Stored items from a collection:
──────────────────────────────
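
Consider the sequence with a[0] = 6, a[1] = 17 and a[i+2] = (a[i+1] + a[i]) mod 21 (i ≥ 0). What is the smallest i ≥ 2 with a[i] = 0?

4

a[0] = 6; a[1] = 17; a[2] = 2; a[3] = 19; a[4] = 0; a[5] = 19; a[6] = 19; a[7] = 17; a[8] = 15; a[9] = 11; a[10] = 5; a[11] = 16; a[12] = 0; a[13] = 16; a[14] = 16; a[15] = 11; a[16] = 6; a[17] = 17.
The sequence repeats with period 16.
The value 0 first appears (with i ≥ 2) at a[4].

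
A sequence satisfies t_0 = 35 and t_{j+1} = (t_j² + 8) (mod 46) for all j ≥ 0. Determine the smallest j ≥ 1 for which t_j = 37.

1

We have t_0 = 35, t_1 = 37, t_2 = 43, t_3 = 17, t_4 = 21, t_5 = 35.
The sequence repeats with period 5.
The value 37 first appears (with j ≥ 1) at t_1.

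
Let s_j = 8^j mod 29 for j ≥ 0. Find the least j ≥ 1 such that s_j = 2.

We have s_0 = 1, s_1 = 8, s_2 = 6, s_3 = 19, s_4 = 7, s_5 = 27, s_6 = 13, s_7 = 17, s_8 = 20, s_9 = 15, s_{10} = 4, s_{11} = 3, s_{12} = 24, s_{13} = 18, s_{14} = 28, s_{15} = 21, s_{16} = 23, s_{17} = 10, s_{18} = 22, s_{19} = 2, s_{20} = 16, s_{21} = 12, s_{22} = 9, s_{23} = 14, s_{24} = 25, s_{25} = 26, s_{26} = 5, s_{27} = 11, s_{28} = 1.
The sequence repeats with period 28.
The value 2 first appears (with j ≥ 1) at s_{19}.

19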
──────────────────────────────
Task prompt:
Precisely the line with "Let s_j = 8^j" and the lines after it, up to the last line of the entries above, are to be reproduced, and nothing more.

Exercise solution:
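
Let s_j = 8^j mod 29 for j ≥ 0. Find the least j ≥ 1 such that s_j = 2.

We have s_0 = 1, s_1 = 8, s_2 = 6, s_3 = 19, s_4 = 7, s_5 = 27, s_6 = 13, s_7 = 17, s_8 = 20, s_9 = 15, s_{10} = 4, s_{11} = 3, s_{12} = 24, s_{13} = 18, s_{14} = 28, s_{15} = 21, s_{16} = 23, s_{17} = 10, s_{18} = 22, s_{19} = 2, s_{20} = 16, s_{21} = 12, s_{22} = 9, s_{23} = 14, s_{24} = 25, s_{25} = 26, s_{26} = 5, s_{27} = 11, s_{28} = 1.
The sequence repeats with period 28.
The value 2 first appears (with j ≥ 1) at s_{19}.

19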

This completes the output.